PROBLEM DESCRIPTION »
Take the entries below and give them back exactly. Leave out nothing.

-- STORED DATA follows --

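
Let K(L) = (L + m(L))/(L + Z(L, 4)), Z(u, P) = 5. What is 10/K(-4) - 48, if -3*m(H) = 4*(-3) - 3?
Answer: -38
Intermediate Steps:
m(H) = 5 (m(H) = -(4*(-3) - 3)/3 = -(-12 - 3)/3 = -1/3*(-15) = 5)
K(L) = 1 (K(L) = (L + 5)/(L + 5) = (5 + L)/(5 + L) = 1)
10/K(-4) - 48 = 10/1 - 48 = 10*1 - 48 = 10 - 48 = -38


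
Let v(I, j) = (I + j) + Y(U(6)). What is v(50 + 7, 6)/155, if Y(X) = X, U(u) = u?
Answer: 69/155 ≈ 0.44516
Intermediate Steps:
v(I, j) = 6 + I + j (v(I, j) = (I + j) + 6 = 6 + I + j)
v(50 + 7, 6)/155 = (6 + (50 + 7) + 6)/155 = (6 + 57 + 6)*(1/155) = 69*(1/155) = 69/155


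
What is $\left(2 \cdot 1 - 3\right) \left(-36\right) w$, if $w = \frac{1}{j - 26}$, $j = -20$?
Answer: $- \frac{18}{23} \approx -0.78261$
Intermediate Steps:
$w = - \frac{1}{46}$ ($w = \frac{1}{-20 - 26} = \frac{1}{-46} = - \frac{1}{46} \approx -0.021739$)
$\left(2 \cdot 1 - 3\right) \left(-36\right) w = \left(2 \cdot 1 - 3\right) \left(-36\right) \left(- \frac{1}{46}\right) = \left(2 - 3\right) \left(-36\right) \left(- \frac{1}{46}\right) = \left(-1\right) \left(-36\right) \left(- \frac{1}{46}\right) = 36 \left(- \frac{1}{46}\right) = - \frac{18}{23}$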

-- STORED DATA concluded --

ANSWER SPACE »
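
Let K(L) = (L + m(L))/(L + Z(L, 4)), Z(u, P) = 5. What is 10/K(-4) - 48, if -3*m(H) = 4*(-3) - 3?
Answer: -38
Intermediate Steps:
m(H) = 5 (m(H) = -(4*(-3) - 3)/3 = -(-12 - 3)/3 = -1/3*(-15) = 5)
K(L) = 1 (K(L) = (L + 5)/(L + 5) = (5 + L)/(5 + L) = 1)
10/K(-4) - 48 = 10/1 - 48 = 10*1 - 48 = 10 - 48 = -38


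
Let v(I, j) = (I + j) + Y(U(6)). What is v(50 + 7, 6)/155, if Y(X) = X, U(u) = u?
Answer: 69/155 ≈ 0.44516
Intermediate Steps:
v(I, j) = 6 + I + j (v(I, j) = (I + j) + 6 = 6 + I + j)
v(50 + 7, 6)/155 = (6 + (50 + 7) + 6)/155 = (6 + 57 + 6)*(1/155) = 69*(1/155) = 69/155


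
What is $\left(2 \cdot 1 - 3\right) \left(-36\right) w$, if $w = \frac{1}{j - 26}$, $j = -20$?
Answer: $- \frac{18}{23} \approx -0.78261$
Intermediate Steps:
$w = - \frac{1}{46}$ ($w = \frac{1}{-20 - 26} = \frac{1}{-46} = - \frac{1}{46} \approx -0.021739$)
$\left(2 \cdot 1 - 3\right) \left(-36\right) w = \left(2 \cdot 1 - 3\right) \left(-36\right) \left(- \frac{1}{46}\right) = \left(2 - 3\right) \left(-36\right) \left(- \frac{1}{46}\right) = \left(-1\right) \left(-36\right) \left(- \frac{1}{46}\right) = 36 \left(- \frac{1}{46}\right) = - \frac{18}{23}$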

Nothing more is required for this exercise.